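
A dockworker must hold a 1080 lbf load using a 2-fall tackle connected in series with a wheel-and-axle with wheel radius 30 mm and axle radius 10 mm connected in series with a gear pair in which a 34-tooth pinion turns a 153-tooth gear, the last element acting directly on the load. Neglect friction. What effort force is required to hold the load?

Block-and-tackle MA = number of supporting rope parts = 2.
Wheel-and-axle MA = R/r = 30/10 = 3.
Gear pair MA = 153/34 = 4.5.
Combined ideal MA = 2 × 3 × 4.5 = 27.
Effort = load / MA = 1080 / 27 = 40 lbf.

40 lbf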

--

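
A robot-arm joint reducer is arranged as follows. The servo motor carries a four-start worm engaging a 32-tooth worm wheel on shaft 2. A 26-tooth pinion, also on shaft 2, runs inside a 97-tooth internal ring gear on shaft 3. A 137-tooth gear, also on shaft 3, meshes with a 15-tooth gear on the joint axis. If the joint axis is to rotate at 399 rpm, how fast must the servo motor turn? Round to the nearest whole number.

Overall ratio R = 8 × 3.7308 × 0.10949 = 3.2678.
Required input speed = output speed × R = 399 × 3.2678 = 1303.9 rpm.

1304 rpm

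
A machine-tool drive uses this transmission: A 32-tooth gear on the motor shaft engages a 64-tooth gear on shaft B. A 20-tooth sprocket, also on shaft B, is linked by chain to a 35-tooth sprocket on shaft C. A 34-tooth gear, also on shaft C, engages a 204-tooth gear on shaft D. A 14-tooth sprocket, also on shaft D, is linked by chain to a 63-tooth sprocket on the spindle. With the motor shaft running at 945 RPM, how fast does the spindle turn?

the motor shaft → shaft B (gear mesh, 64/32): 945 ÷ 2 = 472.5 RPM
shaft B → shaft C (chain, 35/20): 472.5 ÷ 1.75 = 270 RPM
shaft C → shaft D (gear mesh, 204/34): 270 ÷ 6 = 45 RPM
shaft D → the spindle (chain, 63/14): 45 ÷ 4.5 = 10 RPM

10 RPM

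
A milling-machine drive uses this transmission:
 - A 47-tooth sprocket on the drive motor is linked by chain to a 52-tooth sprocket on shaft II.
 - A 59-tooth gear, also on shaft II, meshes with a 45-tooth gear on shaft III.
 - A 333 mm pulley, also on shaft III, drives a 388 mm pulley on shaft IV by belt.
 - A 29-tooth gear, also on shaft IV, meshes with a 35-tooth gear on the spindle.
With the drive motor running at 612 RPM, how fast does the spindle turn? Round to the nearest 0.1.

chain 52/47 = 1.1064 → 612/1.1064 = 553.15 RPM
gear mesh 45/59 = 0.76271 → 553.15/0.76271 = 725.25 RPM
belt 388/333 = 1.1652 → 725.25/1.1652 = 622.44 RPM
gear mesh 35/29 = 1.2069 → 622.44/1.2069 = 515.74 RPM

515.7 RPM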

ASSIGNMENT | Send back exactly the lines of the listing above starting at the one with "A milling-machine drive" and ending at the one with "- A 333 mm pulley, also", inclusive, and no others.

ANSWER |
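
A milling-machine drive uses this transmission:
 - A 47-tooth sprocket on the drive motor is linked by chain to a 52-tooth sprocket on shaft II.
 - A 59-tooth gear, also on shaft II, meshes with a 45-tooth gear on shaft III.
 - A 333 mm pulley, also on shaft III, drives a 388 mm pulley on shaft IV by belt.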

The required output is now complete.